(Collected data entries)
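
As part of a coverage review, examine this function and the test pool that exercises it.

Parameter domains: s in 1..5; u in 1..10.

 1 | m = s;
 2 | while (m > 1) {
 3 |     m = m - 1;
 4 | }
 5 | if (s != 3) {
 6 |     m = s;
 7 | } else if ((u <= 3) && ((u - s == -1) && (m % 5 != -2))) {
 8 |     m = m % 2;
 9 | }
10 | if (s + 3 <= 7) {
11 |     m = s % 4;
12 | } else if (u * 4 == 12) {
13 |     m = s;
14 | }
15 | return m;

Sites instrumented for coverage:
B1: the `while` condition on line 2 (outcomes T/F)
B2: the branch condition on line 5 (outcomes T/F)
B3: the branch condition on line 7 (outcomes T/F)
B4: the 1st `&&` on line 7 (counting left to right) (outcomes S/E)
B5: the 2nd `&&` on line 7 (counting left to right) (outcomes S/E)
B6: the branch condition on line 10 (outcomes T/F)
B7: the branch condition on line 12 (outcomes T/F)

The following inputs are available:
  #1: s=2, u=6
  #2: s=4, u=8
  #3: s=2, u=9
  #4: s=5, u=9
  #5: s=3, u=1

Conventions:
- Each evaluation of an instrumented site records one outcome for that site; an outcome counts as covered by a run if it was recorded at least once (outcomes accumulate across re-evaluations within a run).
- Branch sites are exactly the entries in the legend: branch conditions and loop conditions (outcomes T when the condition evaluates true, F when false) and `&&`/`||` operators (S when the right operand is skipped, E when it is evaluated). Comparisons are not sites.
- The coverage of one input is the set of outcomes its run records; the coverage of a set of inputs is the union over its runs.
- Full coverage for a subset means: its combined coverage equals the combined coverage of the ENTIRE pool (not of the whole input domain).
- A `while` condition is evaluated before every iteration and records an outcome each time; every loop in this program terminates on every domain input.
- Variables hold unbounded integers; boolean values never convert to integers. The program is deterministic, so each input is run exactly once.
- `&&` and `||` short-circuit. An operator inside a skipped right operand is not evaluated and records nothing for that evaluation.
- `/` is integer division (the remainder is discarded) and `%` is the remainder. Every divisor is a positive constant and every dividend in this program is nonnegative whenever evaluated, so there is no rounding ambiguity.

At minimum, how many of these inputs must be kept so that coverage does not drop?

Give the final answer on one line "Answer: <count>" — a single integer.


input #1 (s=2, u=6): events B1->T, B1->F, B2->T, B6->T; covers B1=T, B1=F, B2=T, B6=T
input #2 (s=4, u=8): events B1->T, B1->T, B1->T, B1->F, B2->T, B6->T; covers B1=T, B1=F, B2=T, B6=T
input #3 (s=2, u=9): events B1->T, B1->F, B2->T, B6->T; covers B1=T, B1=F, B2=T, B6=T
input #4 (s=5, u=9): events B1->T, B1->T, B1->T, B1->T, B1->F, B2->T, B6->F, B7->F; covers B1=T, B1=F, B2=T, B6=F, B7=F
input #5 (s=3, u=1): events B1->T, B1->T, B1->F, B2->F, B4->E, B5->S, B3->F, B6->T; covers B1=T, B1=F, B2=F, B3=F, B4=E, B5=S, B6=T
together the pool reaches 10 outcomes: B1=T, B1=F, B2=T, B2=F, B3=F, B4=E, B5=S, B6=T, B6=F, B7=F
no size-1 subset reaches all 10 outcomes (best union: 7/10)
inputs {4, 5} (size 2) cover everything; no size-2 subset with a lexicographically smaller index list covers all 10
Answer: 2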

- _Work order_:
Tally of lines with the word "while": work out how many lines in the records hold it, and give that number only.

- _Written solution_:
3